Material shown »
%%
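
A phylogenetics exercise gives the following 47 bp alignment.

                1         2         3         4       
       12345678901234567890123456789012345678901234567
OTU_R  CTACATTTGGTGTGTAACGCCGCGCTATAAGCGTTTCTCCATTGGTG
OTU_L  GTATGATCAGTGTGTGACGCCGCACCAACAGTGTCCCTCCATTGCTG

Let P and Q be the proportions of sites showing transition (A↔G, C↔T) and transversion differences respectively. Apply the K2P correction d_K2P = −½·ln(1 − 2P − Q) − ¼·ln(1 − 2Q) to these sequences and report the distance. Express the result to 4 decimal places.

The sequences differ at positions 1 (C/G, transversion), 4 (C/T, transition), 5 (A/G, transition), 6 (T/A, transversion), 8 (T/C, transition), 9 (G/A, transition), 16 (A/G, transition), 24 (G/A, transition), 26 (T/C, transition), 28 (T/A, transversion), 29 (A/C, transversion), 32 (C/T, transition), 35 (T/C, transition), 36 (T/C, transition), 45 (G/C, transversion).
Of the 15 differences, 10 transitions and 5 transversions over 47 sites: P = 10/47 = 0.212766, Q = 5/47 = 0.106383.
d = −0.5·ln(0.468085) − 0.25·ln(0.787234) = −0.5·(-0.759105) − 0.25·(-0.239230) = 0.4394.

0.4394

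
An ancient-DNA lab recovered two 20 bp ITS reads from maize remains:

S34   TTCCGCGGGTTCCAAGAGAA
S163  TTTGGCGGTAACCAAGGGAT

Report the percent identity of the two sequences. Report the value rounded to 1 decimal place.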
%%
What the task requires »
Having read the records above, reproduce each one exactly.

Answer below »
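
A phylogenetics exercise gives the following 47 bp alignment.

                1         2         3         4       
       12345678901234567890123456789012345678901234567
OTU_R  CTACATTTGGTGTGTAACGCCGCGCTATAAGCGTTTCTCCATTGGTG
OTU_L  GTATGATCAGTGTGTGACGCCGCACCAACAGTGTCCCTCCATTGCTG

Let P and Q be the proportions of sites showing transition (A↔G, C↔T) and transversion differences respectively. Apply the K2P correction d_K2P = −½·ln(1 − 2P − Q) − ¼·ln(1 − 2Q) to these sequences and report the distance. Express the result to 4 decimal places.

The sequences differ at positions 1 (C/G, transversion), 4 (C/T, transition), 5 (A/G, transition), 6 (T/A, transversion), 8 (T/C, transition), 9 (G/A, transition), 16 (A/G, transition), 24 (G/A, transition), 26 (T/C, transition), 28 (T/A, transversion), 29 (A/C, transversion), 32 (C/T, transition), 35 (T/C, transition), 36 (T/C, transition), 45 (G/C, transversion).
Of the 15 differences, 10 transitions and 5 transversions over 47 sites: P = 10/47 = 0.212766, Q = 5/47 = 0.106383.
d = −0.5·ln(0.468085) − 0.25·ln(0.787234) = −0.5·(-0.759105) − 0.25·(-0.239230) = 0.4394.

0.4394

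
An ancient-DNA lab recovered two 20 bp ITS reads from maize remains:

S34   TTCCGCGGGTTCCAAGAGAA
S163  TTTGGCGGTAACCAAGGGAT

Report the percent identity of the two sequences. Report the value rounded to 1 decimal place.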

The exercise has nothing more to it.